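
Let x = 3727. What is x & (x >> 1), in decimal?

x = 111010001111 = 3727
x>>1 = 011101000111
AND  = 011000000111 = 1543
(x & (x >> 1) has a 1 wherever x has two consecutive 1 bits.)

1543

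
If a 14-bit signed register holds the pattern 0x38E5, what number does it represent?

pattern = 11100011100101 (MSB is 1 ⇒ negative)
Invert: 00011100011010, add 1 → 00011100011011 = 1819, so the value is -1819.
(Equivalently: 14565 - 2^14 = 14565 - 16384 = -1819.)

-1819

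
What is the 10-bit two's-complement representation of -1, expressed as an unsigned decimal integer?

1023

1 in 10 bits: 0000000001
Invert: 1111111110
Add 1:  1111111111 = 1023
(Check: 2^10 - 1 = 1024 - 1 = 1023.)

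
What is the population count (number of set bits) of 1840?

5

1840 = 11100110000
Count the 1s: 1 + 1 + 1 + 1 + 1 = 5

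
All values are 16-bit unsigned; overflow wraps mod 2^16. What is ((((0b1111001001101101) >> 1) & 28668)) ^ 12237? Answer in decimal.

18169

0b1111001001101101 = 1111001001101101
→ >> 1 → 0111100100110110 = 31030
28668 = 0110111111111100
→ & → 0110100100110100 = 26932
12237 = 0010111111001101
→ ^ → 0100011011111001 = 18169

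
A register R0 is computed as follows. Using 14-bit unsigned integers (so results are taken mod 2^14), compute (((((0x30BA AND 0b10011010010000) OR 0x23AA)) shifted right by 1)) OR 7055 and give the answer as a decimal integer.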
● ● ●
Problem details: Emit the full listing verbatim.

Finished exercise:
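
Let x = 3727. What is x & (x >> 1), in decimal?

x = 111010001111 = 3727
x>>1 = 011101000111
AND  = 011000000111 = 1543
(x & (x >> 1) has a 1 wherever x has two consecutive 1 bits.)

1543

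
If a 14-bit signed register holds the pattern 0x38E5, what number does it represent?

pattern = 11100011100101 (MSB is 1 ⇒ negative)
Invert: 00011100011010, add 1 → 00011100011011 = 1819, so the value is -1819.
(Equivalently: 14565 - 2^14 = 14565 - 16384 = -1819.)

-1819

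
What is the 10-bit two's-complement representation of -1, expressed as an unsigned decimal integer?

1023

1 in 10 bits: 0000000001
Invert: 1111111110
Add 1:  1111111111 = 1023
(Check: 2^10 - 1 = 1024 - 1 = 1023.)

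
What is the population count (number of set bits) of 1840?

5

1840 = 11100110000
Count the 1s: 1 + 1 + 1 + 1 + 1 = 5

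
All values are 16-bit unsigned; overflow wraps mod 2^16. What is ((((0b1111001001101101) >> 1) & 28668)) ^ 12237? Answer in decimal.

18169

0b1111001001101101 = 1111001001101101
→ >> 1 → 0111100100110110 = 31030
28668 = 0110111111111100
→ & → 0110100100110100 = 26932
12237 = 0010111111001101
→ ^ → 0100011011111001 = 18169

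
A register R0 is computed as follows. Using 14-bit unsigned integers (so results are taken mod 2^14), compute (((((0x30BA AND 0b10011010010000) OR 0x23AA)) shifted right by 1)) OR 7055 and give the answer as a decimal integer.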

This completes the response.